Dataset entries
>>>>

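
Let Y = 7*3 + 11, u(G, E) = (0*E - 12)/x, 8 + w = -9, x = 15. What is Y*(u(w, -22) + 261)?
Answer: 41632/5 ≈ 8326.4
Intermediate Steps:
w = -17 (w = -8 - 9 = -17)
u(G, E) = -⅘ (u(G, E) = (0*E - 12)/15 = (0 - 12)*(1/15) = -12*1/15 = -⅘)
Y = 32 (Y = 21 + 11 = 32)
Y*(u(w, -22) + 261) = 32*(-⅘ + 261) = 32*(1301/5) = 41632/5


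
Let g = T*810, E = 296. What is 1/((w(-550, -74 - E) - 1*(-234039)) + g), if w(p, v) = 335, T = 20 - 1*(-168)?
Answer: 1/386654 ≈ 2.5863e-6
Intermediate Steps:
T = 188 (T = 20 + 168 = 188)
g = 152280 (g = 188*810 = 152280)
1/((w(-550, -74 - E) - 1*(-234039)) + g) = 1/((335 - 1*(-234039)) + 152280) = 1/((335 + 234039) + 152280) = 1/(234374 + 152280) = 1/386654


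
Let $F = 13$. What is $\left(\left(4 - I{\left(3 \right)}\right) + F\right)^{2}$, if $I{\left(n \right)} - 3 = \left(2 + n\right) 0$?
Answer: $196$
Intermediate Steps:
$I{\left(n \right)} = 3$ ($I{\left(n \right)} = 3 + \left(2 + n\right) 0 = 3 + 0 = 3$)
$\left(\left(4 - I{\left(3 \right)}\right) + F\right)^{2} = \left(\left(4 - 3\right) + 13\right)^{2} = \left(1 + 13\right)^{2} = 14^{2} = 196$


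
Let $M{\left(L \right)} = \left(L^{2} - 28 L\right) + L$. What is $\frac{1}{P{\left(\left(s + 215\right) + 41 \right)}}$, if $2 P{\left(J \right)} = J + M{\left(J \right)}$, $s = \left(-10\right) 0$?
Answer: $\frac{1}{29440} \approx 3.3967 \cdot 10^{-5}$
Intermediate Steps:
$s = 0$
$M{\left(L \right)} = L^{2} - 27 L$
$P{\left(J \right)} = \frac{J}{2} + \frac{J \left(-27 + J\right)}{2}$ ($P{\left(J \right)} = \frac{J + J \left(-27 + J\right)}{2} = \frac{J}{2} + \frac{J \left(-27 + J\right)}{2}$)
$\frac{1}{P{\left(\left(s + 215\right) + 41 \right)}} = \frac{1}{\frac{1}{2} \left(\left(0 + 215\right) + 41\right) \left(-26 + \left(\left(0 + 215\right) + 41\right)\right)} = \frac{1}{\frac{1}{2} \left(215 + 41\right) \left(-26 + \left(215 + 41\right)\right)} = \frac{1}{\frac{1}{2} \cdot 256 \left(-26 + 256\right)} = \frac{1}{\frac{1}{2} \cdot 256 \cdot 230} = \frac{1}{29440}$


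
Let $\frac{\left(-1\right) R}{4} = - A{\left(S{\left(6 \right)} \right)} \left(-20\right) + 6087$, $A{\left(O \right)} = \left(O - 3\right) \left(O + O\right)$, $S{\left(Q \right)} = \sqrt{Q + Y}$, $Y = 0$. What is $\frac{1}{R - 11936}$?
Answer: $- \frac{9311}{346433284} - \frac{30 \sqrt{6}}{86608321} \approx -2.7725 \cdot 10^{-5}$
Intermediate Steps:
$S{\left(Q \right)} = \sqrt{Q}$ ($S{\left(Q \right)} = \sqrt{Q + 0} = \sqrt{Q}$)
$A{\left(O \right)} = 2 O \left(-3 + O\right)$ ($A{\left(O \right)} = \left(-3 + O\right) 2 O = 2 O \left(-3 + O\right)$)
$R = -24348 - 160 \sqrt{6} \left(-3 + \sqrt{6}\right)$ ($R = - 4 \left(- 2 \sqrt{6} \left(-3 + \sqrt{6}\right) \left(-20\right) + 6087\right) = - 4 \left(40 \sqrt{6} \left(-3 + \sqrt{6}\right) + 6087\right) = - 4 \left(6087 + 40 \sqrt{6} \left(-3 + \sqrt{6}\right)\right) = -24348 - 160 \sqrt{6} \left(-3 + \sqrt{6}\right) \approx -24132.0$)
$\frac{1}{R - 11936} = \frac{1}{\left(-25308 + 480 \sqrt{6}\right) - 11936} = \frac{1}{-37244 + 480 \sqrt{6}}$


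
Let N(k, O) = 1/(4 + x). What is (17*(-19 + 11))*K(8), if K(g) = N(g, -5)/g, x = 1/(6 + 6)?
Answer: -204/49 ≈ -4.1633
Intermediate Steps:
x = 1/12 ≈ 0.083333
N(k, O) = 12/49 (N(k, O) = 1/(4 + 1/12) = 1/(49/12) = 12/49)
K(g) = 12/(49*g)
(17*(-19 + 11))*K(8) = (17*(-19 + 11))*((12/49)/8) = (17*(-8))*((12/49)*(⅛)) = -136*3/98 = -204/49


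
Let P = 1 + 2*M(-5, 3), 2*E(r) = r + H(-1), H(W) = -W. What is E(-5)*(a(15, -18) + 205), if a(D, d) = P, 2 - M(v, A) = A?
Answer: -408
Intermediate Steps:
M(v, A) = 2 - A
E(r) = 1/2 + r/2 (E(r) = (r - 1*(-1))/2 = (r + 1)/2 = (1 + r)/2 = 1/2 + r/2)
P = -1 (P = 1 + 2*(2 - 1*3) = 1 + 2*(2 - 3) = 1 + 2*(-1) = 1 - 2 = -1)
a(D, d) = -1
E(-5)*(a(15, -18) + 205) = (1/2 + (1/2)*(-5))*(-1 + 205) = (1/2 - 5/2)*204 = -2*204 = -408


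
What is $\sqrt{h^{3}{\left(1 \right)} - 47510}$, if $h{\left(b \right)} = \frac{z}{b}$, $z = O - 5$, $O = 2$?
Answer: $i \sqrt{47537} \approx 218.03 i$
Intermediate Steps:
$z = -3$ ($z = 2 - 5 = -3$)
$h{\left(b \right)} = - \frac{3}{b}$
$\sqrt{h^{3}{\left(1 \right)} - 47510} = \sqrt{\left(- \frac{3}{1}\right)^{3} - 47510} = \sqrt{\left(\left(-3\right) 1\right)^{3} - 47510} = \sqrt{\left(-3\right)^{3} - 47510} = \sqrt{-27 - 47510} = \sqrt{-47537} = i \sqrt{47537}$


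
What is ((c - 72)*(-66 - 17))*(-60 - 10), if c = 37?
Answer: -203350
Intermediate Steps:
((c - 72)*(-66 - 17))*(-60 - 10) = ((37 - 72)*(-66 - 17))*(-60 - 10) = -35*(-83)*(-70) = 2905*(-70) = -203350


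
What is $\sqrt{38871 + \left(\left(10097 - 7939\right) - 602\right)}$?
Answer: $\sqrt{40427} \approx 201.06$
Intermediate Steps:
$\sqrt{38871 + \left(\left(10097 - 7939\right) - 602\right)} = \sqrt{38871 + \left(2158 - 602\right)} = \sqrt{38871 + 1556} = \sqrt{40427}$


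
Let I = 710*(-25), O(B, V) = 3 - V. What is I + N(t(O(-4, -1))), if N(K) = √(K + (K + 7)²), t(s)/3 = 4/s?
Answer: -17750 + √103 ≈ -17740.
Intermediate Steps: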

<<<<

- _Exercise directions_:
Each line holding the string "Answer" counts once. Work out the number of such lines in the data and give only that.

- _Task result_:
11